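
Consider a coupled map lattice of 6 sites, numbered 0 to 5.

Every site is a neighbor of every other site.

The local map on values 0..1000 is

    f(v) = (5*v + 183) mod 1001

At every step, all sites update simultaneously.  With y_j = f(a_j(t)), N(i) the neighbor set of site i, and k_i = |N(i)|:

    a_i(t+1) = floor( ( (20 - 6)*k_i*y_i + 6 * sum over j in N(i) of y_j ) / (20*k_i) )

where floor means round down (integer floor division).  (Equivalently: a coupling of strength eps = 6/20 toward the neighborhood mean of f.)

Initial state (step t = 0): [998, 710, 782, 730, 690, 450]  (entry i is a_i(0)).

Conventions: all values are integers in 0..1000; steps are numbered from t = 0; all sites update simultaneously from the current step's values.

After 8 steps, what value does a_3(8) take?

Simulating step by step:
t=0: [998, 710, 782, 730, 690, 450]
t=1: [280, 639, 229, 703, 575, 448]
t=2: [519, 387, 356, 592, 182, 416]
t=3: [637, 215, 756, 230, 199, 307]
t=4: [402, 332, 782, 380, 281, 627]
t=5: [248, 665, 183, 178, 501, 327]
t=6: [426, 479, 218, 202, 594, 678]
t=7: [323, 492, 298, 247, 220, 489]
t=8: [716, 616, 636, 472, 386, 606]

Answer: a_3(8) = 472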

• [Try it]
Transcribe the whole listing with nothing added or left out.

• [Task solution]
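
Consider a coupled map lattice of 6 sites, numbered 0 to 5.

Every site is a neighbor of every other site.

The local map on values 0..1000 is

    f(v) = (5*v + 183) mod 1001

At every step, all sites update simultaneously.  With y_j = f(a_j(t)), N(i) the neighbor set of site i, and k_i = |N(i)|:

    a_i(t+1) = floor( ( (20 - 6)*k_i*y_i + 6 * sum over j in N(i) of y_j ) / (20*k_i) )

where floor means round down (integer floor division).  (Equivalently: a coupling of strength eps = 6/20 toward the neighborhood mean of f.)

Initial state (step t = 0): [998, 710, 782, 730, 690, 450]  (entry i is a_i(0)).

Conventions: all values are integers in 0..1000; steps are numbered from t = 0; all sites update simultaneously from the current step's values.

After 8 steps, what value does a_3(8) take?

Simulating step by step:
t=0: [998, 710, 782, 730, 690, 450]
t=1: [280, 639, 229, 703, 575, 448]
t=2: [519, 387, 356, 592, 182, 416]
t=3: [637, 215, 756, 230, 199, 307]
t=4: [402, 332, 782, 380, 281, 627]
t=5: [248, 665, 183, 178, 501, 327]
t=6: [426, 479, 218, 202, 594, 678]
t=7: [323, 492, 298, 247, 220, 489]
t=8: [716, 616, 636, 472, 386, 606]

Answer: a_3(8) = 472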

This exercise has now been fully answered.